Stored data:
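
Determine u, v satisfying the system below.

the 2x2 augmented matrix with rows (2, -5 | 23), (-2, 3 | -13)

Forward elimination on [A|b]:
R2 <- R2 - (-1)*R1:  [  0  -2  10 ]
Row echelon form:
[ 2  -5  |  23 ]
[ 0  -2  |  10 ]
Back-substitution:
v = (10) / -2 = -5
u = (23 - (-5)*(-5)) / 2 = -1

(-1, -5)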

--

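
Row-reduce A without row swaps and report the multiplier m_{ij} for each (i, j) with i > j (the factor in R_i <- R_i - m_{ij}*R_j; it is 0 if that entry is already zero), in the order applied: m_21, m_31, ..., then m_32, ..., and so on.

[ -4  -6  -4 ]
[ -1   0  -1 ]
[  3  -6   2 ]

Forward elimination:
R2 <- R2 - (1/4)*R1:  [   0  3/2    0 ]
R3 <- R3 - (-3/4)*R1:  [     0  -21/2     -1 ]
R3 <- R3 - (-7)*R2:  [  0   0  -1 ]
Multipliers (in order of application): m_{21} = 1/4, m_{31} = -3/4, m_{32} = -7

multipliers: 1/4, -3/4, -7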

==

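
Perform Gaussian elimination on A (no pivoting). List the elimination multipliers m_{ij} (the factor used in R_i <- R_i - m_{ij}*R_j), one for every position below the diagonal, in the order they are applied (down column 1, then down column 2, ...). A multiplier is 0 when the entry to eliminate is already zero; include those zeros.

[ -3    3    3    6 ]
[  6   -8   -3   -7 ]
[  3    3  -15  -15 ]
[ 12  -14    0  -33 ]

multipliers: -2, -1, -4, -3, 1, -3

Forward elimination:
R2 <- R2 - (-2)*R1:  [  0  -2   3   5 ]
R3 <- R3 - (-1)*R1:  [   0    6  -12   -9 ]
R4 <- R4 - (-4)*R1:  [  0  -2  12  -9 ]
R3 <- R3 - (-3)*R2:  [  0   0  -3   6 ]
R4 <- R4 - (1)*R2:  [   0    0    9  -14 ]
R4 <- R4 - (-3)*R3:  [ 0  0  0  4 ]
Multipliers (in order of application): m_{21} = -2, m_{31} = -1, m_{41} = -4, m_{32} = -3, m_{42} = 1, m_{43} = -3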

## TRY IT:
Nothing but the lines with "below" should be returned, copied from the entries above.

## RESULT OF THIS TASK:
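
Determine u, v satisfying the system below.
Perform Gaussian elimination on A (no pivoting). List the elimination multipliers m_{ij} (the factor used in R_i <- R_i - m_{ij}*R_j), one for every position below the diagonal, in the order they are applied (down column 1, then down column 2, ...). A multiplier is 0 when the entry to eliminate is already zero; include those zeros.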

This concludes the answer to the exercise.